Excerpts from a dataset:
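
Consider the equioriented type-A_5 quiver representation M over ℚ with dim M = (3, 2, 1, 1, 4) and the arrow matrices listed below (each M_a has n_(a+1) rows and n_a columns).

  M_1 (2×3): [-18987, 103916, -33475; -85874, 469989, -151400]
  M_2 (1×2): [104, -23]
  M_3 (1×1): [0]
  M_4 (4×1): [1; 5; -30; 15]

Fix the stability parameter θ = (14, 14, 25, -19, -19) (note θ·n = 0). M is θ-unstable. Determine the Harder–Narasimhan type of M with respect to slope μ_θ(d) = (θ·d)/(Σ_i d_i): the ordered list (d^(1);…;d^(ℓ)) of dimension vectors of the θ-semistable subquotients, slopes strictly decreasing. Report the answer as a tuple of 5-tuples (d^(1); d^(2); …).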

■ EXERCISE REQUIREMENTS ■
Repeat every line of the data verbatim.

■ ANSWER TO THE PROBLEM ■
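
Consider the equioriented type-A_5 quiver representation M over ℚ with dim M = (3, 2, 1, 1, 4) and the arrow matrices listed below (each M_a has n_(a+1) rows and n_a columns).

  M_1 (2×3): [-18987, 103916, -33475; -85874, 469989, -151400]
  M_2 (1×2): [104, -23]
  M_3 (1×1): [0]
  M_4 (4×1): [1; 5; -30; 15]

Fix the stability parameter θ = (14, 14, 25, -19, -19) (note θ·n = 0). M is θ-unstable. Determine the Harder–Narasimhan type of M with respect to slope μ_θ(d) = (θ·d)/(Σ_i d_i): the ordered list (d^(1);…;d^(ℓ)) of dimension vectors of the θ-semistable subquotients, slopes strictly decreasing. Report the answer as a tuple of 5-tuples (d^(1); d^(2); …).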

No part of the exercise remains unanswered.